**THE TASK:**
Looking at the listing below, retype exactly the lines starting at the one containing "new short-run equilibrium." and ending at the one containing "SRAS: Y = 3308 + 4P", both included, and nothing else.

################

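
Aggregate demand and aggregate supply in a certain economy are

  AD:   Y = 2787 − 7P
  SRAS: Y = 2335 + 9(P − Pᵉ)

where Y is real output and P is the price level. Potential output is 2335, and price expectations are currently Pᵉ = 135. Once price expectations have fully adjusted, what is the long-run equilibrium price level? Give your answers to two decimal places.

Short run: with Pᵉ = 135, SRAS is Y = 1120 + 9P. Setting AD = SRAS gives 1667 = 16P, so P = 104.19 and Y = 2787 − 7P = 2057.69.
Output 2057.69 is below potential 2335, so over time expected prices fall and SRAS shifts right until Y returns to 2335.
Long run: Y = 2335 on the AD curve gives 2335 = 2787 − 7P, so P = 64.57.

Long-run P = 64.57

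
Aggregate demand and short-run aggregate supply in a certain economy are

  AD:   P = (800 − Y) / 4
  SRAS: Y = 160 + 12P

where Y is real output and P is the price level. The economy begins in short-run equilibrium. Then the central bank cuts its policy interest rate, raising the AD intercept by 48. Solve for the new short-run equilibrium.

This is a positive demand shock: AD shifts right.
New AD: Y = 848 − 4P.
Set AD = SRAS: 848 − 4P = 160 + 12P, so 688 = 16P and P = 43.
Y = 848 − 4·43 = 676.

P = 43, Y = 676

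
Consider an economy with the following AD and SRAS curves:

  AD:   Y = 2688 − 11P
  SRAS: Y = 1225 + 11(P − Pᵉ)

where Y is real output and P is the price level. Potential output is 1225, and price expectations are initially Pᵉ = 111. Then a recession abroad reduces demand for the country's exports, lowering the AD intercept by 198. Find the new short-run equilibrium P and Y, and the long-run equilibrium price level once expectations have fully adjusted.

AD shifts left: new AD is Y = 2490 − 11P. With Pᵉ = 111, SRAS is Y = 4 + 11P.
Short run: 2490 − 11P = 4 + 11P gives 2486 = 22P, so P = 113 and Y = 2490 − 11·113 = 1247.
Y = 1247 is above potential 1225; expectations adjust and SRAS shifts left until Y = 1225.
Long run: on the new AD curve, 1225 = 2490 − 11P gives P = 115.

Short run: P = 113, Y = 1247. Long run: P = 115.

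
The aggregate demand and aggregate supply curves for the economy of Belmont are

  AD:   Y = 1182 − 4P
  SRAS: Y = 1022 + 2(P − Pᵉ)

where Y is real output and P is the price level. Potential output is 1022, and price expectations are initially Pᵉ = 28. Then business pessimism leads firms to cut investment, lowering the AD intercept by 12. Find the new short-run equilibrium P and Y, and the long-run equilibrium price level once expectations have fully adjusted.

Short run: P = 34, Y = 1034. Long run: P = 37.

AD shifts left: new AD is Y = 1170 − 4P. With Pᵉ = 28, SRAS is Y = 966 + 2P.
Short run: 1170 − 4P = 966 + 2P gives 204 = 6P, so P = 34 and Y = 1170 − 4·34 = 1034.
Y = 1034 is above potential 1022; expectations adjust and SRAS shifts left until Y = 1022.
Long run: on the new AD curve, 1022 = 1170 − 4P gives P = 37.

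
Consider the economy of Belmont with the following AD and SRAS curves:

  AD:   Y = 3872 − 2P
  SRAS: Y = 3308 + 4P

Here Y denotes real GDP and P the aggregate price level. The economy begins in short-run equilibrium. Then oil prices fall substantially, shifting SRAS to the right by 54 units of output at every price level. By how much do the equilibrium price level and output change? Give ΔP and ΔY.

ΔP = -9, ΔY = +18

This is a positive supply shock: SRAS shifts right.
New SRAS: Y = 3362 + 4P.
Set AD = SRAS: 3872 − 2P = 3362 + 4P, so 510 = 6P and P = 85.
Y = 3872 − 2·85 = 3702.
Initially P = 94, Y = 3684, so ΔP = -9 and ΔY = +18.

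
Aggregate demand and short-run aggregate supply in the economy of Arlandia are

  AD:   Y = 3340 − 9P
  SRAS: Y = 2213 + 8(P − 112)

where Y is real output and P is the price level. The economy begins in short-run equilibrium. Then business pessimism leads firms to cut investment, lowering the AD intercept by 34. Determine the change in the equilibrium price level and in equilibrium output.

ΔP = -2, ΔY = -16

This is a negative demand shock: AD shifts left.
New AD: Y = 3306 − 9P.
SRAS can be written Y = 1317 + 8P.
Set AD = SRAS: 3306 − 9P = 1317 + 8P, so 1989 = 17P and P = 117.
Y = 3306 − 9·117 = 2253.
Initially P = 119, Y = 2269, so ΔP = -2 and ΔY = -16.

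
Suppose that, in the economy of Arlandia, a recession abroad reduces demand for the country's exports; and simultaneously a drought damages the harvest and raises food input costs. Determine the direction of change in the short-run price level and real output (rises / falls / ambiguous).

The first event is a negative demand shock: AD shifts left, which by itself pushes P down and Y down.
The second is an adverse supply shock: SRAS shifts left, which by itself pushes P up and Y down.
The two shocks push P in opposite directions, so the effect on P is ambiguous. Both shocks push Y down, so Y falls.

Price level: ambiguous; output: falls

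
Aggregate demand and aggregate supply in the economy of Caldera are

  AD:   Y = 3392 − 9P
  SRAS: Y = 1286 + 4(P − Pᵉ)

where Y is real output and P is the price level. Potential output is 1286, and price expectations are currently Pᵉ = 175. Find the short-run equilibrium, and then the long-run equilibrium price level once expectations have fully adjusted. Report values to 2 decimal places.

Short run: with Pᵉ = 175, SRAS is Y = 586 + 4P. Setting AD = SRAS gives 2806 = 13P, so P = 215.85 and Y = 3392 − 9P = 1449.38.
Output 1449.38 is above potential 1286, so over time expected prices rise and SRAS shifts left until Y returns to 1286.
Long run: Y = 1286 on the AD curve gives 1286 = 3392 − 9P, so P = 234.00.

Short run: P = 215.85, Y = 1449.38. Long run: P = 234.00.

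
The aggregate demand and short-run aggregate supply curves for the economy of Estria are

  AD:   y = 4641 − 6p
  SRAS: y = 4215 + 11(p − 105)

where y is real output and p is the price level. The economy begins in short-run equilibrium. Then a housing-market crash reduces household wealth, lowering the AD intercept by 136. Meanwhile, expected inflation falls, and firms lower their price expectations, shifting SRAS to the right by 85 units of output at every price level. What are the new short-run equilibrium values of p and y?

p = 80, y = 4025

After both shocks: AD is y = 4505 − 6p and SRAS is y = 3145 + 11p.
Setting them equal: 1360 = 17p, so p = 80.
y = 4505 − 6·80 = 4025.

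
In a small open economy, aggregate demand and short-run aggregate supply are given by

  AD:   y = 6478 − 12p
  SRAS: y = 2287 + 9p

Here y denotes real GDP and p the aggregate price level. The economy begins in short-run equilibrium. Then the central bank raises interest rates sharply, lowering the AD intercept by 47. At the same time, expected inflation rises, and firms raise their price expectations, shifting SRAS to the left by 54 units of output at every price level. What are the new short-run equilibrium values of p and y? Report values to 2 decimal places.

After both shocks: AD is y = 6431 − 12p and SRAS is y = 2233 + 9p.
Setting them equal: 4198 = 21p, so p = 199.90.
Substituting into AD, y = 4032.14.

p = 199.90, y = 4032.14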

################

**YOUR SOLUTION:**
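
where Y is real output and P is the price level. The economy begins in short-run equilibrium. Then the central bank cuts its policy interest rate, raising the AD intercept by 48. Solve for the new short-run equilibrium.

This is a positive demand shock: AD shifts right.
New AD: Y = 848 − 4P.
Set AD = SRAS: 848 − 4P = 160 + 12P, so 688 = 16P and P = 43.
Y = 848 − 4·43 = 676.

P = 43, Y = 676

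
Consider an economy with the following AD and SRAS curves:

  AD:   Y = 2688 − 11P
  SRAS: Y = 1225 + 11(P − Pᵉ)

where Y is real output and P is the price level. Potential output is 1225, and price expectations are initially Pᵉ = 111. Then a recession abroad reduces demand for the country's exports, lowering the AD intercept by 198. Find the new short-run equilibrium P and Y, and the long-run equilibrium price level once expectations have fully adjusted.

AD shifts left: new AD is Y = 2490 − 11P. With Pᵉ = 111, SRAS is Y = 4 + 11P.
Short run: 2490 − 11P = 4 + 11P gives 2486 = 22P, so P = 113 and Y = 2490 − 11·113 = 1247.
Y = 1247 is above potential 1225; expectations adjust and SRAS shifts left until Y = 1225.
Long run: on the new AD curve, 1225 = 2490 − 11P gives P = 115.

Short run: P = 113, Y = 1247. Long run: P = 115.

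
The aggregate demand and aggregate supply curves for the economy of Belmont are

  AD:   Y = 1182 − 4P
  SRAS: Y = 1022 + 2(P − Pᵉ)

where Y is real output and P is the price level. Potential output is 1022, and price expectations are initially Pᵉ = 28. Then business pessimism leads firms to cut investment, lowering the AD intercept by 12. Find the new short-run equilibrium P and Y, and the long-run equilibrium price level once expectations have fully adjusted.

Short run: P = 34, Y = 1034. Long run: P = 37.

AD shifts left: new AD is Y = 1170 − 4P. With Pᵉ = 28, SRAS is Y = 966 + 2P.
Short run: 1170 − 4P = 966 + 2P gives 204 = 6P, so P = 34 and Y = 1170 − 4·34 = 1034.
Y = 1034 is above potential 1022; expectations adjust and SRAS shifts left until Y = 1022.
Long run: on the new AD curve, 1022 = 1170 − 4P gives P = 37.

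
Consider the economy of Belmont with the following AD and SRAS curves:

  AD:   Y = 3872 − 2P
  SRAS: Y = 3308 + 4P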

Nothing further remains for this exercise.